*What the task requires*
All entries, exactly as written, should be output again.

Stored data
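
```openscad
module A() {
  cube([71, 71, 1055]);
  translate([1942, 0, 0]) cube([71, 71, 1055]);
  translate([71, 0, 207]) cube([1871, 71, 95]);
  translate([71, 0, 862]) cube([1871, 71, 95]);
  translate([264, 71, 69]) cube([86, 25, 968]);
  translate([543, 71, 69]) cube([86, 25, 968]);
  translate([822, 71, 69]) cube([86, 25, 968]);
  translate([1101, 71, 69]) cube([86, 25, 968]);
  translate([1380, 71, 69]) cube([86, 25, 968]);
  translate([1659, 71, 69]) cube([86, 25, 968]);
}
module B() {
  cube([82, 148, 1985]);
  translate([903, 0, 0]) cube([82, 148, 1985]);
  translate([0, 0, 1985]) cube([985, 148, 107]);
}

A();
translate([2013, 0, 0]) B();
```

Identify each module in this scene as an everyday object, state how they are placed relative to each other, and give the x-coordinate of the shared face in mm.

A is a fence section. B is a door frame. The door frame is against the fence section's +x side, with their −y faces flush. The x-coordinate of the shared face is 2013 mm.

The fence section's +x face and the door frame's −x face are both at x = 2013 mm.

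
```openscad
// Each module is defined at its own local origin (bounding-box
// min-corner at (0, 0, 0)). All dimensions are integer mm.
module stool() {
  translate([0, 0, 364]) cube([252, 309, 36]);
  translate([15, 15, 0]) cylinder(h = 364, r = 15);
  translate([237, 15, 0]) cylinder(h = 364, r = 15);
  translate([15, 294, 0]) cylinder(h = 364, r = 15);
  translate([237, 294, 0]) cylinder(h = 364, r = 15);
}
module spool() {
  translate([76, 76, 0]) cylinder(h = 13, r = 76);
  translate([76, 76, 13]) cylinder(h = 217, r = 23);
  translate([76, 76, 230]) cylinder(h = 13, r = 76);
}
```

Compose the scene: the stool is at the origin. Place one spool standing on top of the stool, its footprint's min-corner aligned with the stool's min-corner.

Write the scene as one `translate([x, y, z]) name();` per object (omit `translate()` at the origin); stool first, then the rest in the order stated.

stool();
translate([0, 0, 400]) spool();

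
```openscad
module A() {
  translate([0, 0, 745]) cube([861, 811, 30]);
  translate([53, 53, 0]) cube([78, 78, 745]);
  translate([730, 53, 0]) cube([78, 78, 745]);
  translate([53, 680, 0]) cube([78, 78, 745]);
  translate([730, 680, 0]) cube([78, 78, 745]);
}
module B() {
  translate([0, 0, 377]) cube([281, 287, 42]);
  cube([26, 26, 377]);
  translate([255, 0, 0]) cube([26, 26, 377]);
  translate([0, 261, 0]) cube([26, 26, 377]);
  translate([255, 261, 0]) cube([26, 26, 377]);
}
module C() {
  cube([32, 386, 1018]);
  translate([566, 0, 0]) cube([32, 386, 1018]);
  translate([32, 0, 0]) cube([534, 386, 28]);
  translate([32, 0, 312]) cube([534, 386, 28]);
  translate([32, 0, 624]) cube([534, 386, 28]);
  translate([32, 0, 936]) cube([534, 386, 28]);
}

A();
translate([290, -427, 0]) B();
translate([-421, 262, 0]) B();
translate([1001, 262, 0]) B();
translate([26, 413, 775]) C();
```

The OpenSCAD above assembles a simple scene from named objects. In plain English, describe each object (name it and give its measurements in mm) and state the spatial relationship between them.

A is a table: top 861 mm (x) × 811 mm (y), 30 mm thick, upper face at z = 775 mm, on four 78×78 mm square legs, each inset 53 mm from the nearest pair of top edges, running from z = 0 to the bottom of the top.

B is a four-legged stool. The seat is 281×287 mm, 42 mm thick, top at z = 419 mm. It stands on four square legs, each 26×26 mm in cross-section, from z = 0 to the seat underside, each flush with a corner of the seat.

C is a bookshelf 598 mm wide overall, 386 mm deep and 1018 mm tall. The two sides are 32 mm thick vertical panels. 4 horizontal shelves of 28 mm thickness span between the inner faces of the sides; the lowest shelf sits on the floor and shelves are stacked with a clear vertical gap of 284 mm between each pair.

Three stools sit around the table at the −y, −x, +x sides. The bookshelf is on top of the table.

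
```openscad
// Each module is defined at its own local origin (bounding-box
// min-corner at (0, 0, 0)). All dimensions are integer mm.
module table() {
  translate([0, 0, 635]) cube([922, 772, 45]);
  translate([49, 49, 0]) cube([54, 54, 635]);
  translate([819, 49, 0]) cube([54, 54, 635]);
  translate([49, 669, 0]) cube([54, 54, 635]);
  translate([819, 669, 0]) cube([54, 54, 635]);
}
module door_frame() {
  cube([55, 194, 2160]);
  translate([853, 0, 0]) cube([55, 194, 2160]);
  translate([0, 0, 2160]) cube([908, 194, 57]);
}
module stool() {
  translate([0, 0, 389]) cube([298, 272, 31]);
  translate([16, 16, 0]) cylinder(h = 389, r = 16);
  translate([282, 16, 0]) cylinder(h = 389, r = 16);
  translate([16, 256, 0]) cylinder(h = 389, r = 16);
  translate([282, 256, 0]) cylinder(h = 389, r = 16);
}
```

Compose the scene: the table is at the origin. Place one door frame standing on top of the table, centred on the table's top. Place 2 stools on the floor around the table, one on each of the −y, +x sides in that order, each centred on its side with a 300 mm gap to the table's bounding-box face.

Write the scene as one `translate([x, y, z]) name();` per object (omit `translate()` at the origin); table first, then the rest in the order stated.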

*Expected output*
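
```openscad
module A() {
  cube([71, 71, 1055]);
  translate([1942, 0, 0]) cube([71, 71, 1055]);
  translate([71, 0, 207]) cube([1871, 71, 95]);
  translate([71, 0, 862]) cube([1871, 71, 95]);
  translate([264, 71, 69]) cube([86, 25, 968]);
  translate([543, 71, 69]) cube([86, 25, 968]);
  translate([822, 71, 69]) cube([86, 25, 968]);
  translate([1101, 71, 69]) cube([86, 25, 968]);
  translate([1380, 71, 69]) cube([86, 25, 968]);
  translate([1659, 71, 69]) cube([86, 25, 968]);
}
module B() {
  cube([82, 148, 1985]);
  translate([903, 0, 0]) cube([82, 148, 1985]);
  translate([0, 0, 1985]) cube([985, 148, 107]);
}

A();
translate([2013, 0, 0]) B();
```

Identify each module in this scene as an everyday object, state how they are placed relative to each other, and give the x-coordinate of the shared face in mm.

A is a fence section. B is a door frame. The door frame is against the fence section's +x side, with their −y faces flush. The x-coordinate of the shared face is 2013 mm.

The fence section's +x face and the door frame's −x face are both at x = 2013 mm.

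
```openscad
// Each module is defined at its own local origin (bounding-box
// min-corner at (0, 0, 0)). All dimensions are integer mm.
module stool() {
  translate([0, 0, 364]) cube([252, 309, 36]);
  translate([15, 15, 0]) cylinder(h = 364, r = 15);
  translate([237, 15, 0]) cylinder(h = 364, r = 15);
  translate([15, 294, 0]) cylinder(h = 364, r = 15);
  translate([237, 294, 0]) cylinder(h = 364, r = 15);
}
module spool() {
  translate([76, 76, 0]) cylinder(h = 13, r = 76);
  translate([76, 76, 13]) cylinder(h = 217, r = 23);
  translate([76, 76, 230]) cylinder(h = 13, r = 76);
}
```

Compose the scene: the stool is at the origin. Place one spool standing on top of the stool, its footprint's min-corner aligned with the stool's min-corner.

Write the scene as one `translate([x, y, z]) name();` per object (omit `translate()` at the origin); stool first, then the rest in the order stated.

stool();
translate([0, 0, 400]) spool();

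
```openscad
module A() {
  translate([0, 0, 745]) cube([861, 811, 30]);
  translate([53, 53, 0]) cube([78, 78, 745]);
  translate([730, 53, 0]) cube([78, 78, 745]);
  translate([53, 680, 0]) cube([78, 78, 745]);
  translate([730, 680, 0]) cube([78, 78, 745]);
}
module B() {
  translate([0, 0, 377]) cube([281, 287, 42]);
  cube([26, 26, 377]);
  translate([255, 0, 0]) cube([26, 26, 377]);
  translate([0, 261, 0]) cube([26, 26, 377]);
  translate([255, 261, 0]) cube([26, 26, 377]);
}
module C() {
  cube([32, 386, 1018]);
  translate([566, 0, 0]) cube([32, 386, 1018]);
  translate([32, 0, 0]) cube([534, 386, 28]);
  translate([32, 0, 312]) cube([534, 386, 28]);
  translate([32, 0, 624]) cube([534, 386, 28]);
  translate([32, 0, 936]) cube([534, 386, 28]);
}

A();
translate([290, -427, 0]) B();
translate([-421, 262, 0]) B();
translate([1001, 262, 0]) B();
translate([26, 413, 775]) C();
```

The OpenSCAD above assembles a simple scene from named objects. In plain English, describe each object (name it and give its measurements in mm) and state the spatial relationship between them.

A is a table: top 861 mm (x) × 811 mm (y), 30 mm thick, upper face at z = 775 mm, on four 78×78 mm square legs, each inset 53 mm from the nearest pair of top edges, running from z = 0 to the bottom of the top.

B is a four-legged stool. The seat is 281×287 mm, 42 mm thick, top at z = 419 mm. It stands on four square legs, each 26×26 mm in cross-section, from z = 0 to the seat underside, each flush with a corner of the seat.

C is a bookshelf 598 mm wide overall, 386 mm deep and 1018 mm tall. The two sides are 32 mm thick vertical panels. 4 horizontal shelves of 28 mm thickness span between the inner faces of the sides; the lowest shelf sits on the floor and shelves are stacked with a clear vertical gap of 284 mm between each pair.

Three stools sit around the table at the −y, −x, +x sides. The bookshelf is on top of the table.

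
```openscad
// Each module is defined at its own local origin (bounding-box
// min-corner at (0, 0, 0)). All dimensions are integer mm.
module table() {
  translate([0, 0, 635]) cube([922, 772, 45]);
  translate([49, 49, 0]) cube([54, 54, 635]);
  translate([819, 49, 0]) cube([54, 54, 635]);
  translate([49, 669, 0]) cube([54, 54, 635]);
  translate([819, 669, 0]) cube([54, 54, 635]);
}
module door_frame() {
  cube([55, 194, 2160]);
  translate([853, 0, 0]) cube([55, 194, 2160]);
  translate([0, 0, 2160]) cube([908, 194, 57]);
}
module stool() {
  translate([0, 0, 389]) cube([298, 272, 31]);
  translate([16, 16, 0]) cylinder(h = 389, r = 16);
  translate([282, 16, 0]) cylinder(h = 389, r = 16);
  translate([16, 256, 0]) cylinder(h = 389, r = 16);
  translate([282, 256, 0]) cylinder(h = 389, r = 16);
}
```

Compose the scene: the table is at the origin. Place one door frame standing on top of the table, centred on the table's top. Place 2 stools on the floor around the table, one on each of the −y, +x sides in that order, each centred on its side with a 300 mm gap to the table's bounding-box face.

Write the scene as one `translate([x, y, z]) name();` per object (omit `translate()` at the origin); table first, then the rest in the order stated.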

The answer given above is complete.